__TASK TO COMPLETE__.
Your answer must be an exact copy of the records below.

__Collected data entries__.
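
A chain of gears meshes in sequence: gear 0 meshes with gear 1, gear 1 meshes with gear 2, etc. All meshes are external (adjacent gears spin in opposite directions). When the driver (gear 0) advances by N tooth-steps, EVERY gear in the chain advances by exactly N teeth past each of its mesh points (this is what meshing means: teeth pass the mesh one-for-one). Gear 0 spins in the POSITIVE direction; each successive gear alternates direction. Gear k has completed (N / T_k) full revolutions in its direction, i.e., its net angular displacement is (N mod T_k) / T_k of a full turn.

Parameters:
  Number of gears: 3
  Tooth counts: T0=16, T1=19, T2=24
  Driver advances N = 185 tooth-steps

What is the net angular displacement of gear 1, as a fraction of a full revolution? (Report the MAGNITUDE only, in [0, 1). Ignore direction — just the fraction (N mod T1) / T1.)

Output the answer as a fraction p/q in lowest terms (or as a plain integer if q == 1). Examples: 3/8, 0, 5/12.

Answer: 14/19

Derivation:
Chain of 3 gears, tooth counts: [16, 19, 24]
  gear 0: T0=16, direction=positive, advance = 185 mod 16 = 9 teeth = 9/16 turn
  gear 1: T1=19, direction=negative, advance = 185 mod 19 = 14 teeth = 14/19 turn
  gear 2: T2=24, direction=positive, advance = 185 mod 24 = 17 teeth = 17/24 turn
Gear 1: 185 mod 19 = 14
Fraction = 14 / 19 = 14/19 (gcd(14,19)=1) = 14/19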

__RESULT OF THIS EXERCISE__.
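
A chain of gears meshes in sequence: gear 0 meshes with gear 1, gear 1 meshes with gear 2, etc. All meshes are external (adjacent gears spin in opposite directions). When the driver (gear 0) advances by N tooth-steps, EVERY gear in the chain advances by exactly N teeth past each of its mesh points (this is what meshing means: teeth pass the mesh one-for-one). Gear 0 spins in the POSITIVE direction; each successive gear alternates direction. Gear k has completed (N / T_k) full revolutions in its direction, i.e., its net angular displacement is (N mod T_k) / T_k of a full turn.

Parameters:
  Number of gears: 3
  Tooth counts: T0=16, T1=19, T2=24
  Driver advances N = 185 tooth-steps

What is the net angular displacement of gear 1, as a fraction of a full revolution? (Report the MAGNITUDE only, in [0, 1). Ignore direction — just the fraction (N mod T1) / T1.)

Output the answer as a fraction p/q in lowest terms (or as a plain integer if q == 1). Examples: 3/8, 0, 5/12.

Answer: 14/19

Derivation:
Chain of 3 gears, tooth counts: [16, 19, 24]
  gear 0: T0=16, direction=positive, advance = 185 mod 16 = 9 teeth = 9/16 turn
  gear 1: T1=19, direction=negative, advance = 185 mod 19 = 14 teeth = 14/19 turn
  gear 2: T2=24, direction=positive, advance = 185 mod 24 = 17 teeth = 17/24 turn
Gear 1: 185 mod 19 = 14
Fraction = 14 / 19 = 14/19 (gcd(14,19)=1) = 14/19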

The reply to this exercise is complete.